What you will do: Go over the records and copy every line with the string "regular".

Data supplied:
++++++

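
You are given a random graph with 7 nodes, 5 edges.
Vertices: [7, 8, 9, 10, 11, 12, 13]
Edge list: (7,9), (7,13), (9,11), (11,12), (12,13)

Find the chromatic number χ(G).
Clique number ω(G) = 2 (lower bound: χ ≥ ω).
Odd cycle [12, 11, 9, 7, 13] needs 3 colors (χ ≥ 3).
The coloring below uses 3 colors, so χ(G) = 3.
A valid 3-coloring: color 1: [7, 8, 10, 12]; color 2: [9, 13]; color 3: [11].

χ(G) = 3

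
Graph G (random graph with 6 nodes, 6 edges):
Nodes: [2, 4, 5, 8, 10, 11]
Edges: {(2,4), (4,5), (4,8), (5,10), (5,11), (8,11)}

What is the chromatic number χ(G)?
Clique number ω(G) = 2 (lower bound: χ ≥ ω).
The graph is bipartite (no odd cycle), so 2 colors suffice: χ(G) = 2.
A valid 2-coloring: color 1: [2, 5, 8]; color 2: [4, 10, 11].

χ(G) = 2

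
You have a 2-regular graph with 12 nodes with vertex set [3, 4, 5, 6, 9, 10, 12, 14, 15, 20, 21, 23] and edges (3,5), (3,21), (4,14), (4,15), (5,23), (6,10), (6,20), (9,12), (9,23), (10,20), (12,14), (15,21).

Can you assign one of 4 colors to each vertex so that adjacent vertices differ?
A valid 4-coloring: color 1: [3, 6, 9, 14, 15]; color 2: [4, 10, 12, 21, 23]; color 3: [5, 20].
(χ(G) = 3 ≤ 4.)

Yes, G is 4-colorable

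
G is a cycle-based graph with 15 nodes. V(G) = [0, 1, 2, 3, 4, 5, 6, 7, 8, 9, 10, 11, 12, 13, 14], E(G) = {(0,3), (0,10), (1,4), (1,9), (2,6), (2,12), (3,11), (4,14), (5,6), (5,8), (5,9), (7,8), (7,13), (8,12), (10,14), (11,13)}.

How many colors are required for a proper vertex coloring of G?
Clique number ω(G) = 2 (lower bound: χ ≥ ω).
Odd cycle [2, 6, 5, 8, 12] needs 3 colors (χ ≥ 3).
The coloring below uses 3 colors, so χ(G) = 3.
A valid 3-coloring: color 1: [3, 4, 6, 8, 9, 10, 13]; color 2: [0, 1, 2, 5, 7, 11, 14]; color 3: [12].

χ(G) = 3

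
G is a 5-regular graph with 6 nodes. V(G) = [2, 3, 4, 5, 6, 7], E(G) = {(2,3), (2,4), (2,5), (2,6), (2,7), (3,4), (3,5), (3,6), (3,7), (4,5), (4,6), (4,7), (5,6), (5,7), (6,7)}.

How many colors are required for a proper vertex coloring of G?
Clique number ω(G) = 6 (lower bound: χ ≥ ω).
The clique on [2, 3, 4, 5, 6, 7] has size 6, forcing χ ≥ 6, and the coloring below uses 6 colors, so χ(G) = 6.
A valid 6-coloring: color 1: [5]; color 2: [2]; color 3: [7]; color 4: [3]; color 5: [4]; color 6: [6].

χ(G) = 6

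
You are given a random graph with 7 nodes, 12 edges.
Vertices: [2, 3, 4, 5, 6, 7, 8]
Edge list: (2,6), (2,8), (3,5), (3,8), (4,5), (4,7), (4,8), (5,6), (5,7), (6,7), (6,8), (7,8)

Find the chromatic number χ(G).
Clique number ω(G) = 3 (lower bound: χ ≥ ω).
The clique on [4, 7, 8] has size 3, forcing χ ≥ 3, and the coloring below uses 3 colors, so χ(G) = 3.
A valid 3-coloring: color 1: [5, 8]; color 2: [3, 4, 6]; color 3: [2, 7].

χ(G) = 3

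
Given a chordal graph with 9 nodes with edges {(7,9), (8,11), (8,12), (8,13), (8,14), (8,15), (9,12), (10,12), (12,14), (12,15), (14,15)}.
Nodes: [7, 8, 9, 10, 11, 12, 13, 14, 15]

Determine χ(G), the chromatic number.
χ(G) = 4

Clique number ω(G) = 4 (lower bound: χ ≥ ω).
The clique on [8, 12, 14, 15] has size 4, forcing χ ≥ 4, and the coloring below uses 4 colors, so χ(G) = 4.
A valid 4-coloring: color 1: [8, 9, 10]; color 2: [7, 11, 12, 13]; color 3: [15]; color 4: [14].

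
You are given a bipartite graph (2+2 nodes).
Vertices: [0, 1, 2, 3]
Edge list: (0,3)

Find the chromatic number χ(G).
χ(G) = 2

Clique number ω(G) = 2 (lower bound: χ ≥ ω).
The graph is bipartite (no odd cycle), so 2 colors suffice: χ(G) = 2.
A valid 2-coloring: color 1: [1, 2, 3]; color 2: [0].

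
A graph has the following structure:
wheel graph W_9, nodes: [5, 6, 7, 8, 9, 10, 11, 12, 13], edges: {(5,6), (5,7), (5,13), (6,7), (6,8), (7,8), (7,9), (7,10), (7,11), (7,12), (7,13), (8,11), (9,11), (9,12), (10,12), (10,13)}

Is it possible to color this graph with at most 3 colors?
A valid 3-coloring: color 1: [7]; color 2: [5, 8, 9, 10]; color 3: [6, 11, 12, 13].
(χ(G) = 3 ≤ 3.)

Yes, G is 3-colorable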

++++++

Problem solution:
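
You have a 2-regular graph with 12 nodes with vertex set [3, 4, 5, 6, 9, 10, 12, 14, 15, 20, 21, 23] and edges (3,5), (3,21), (4,14), (4,15), (5,23), (6,10), (6,20), (9,12), (9,23), (10,20), (12,14), (15,21).
G is a 5-regular graph with 6 nodes. V(G) = [2, 3, 4, 5, 6, 7], E(G) = {(2,3), (2,4), (2,5), (2,6), (2,7), (3,4), (3,5), (3,6), (3,7), (4,5), (4,6), (4,7), (5,6), (5,7), (6,7)}.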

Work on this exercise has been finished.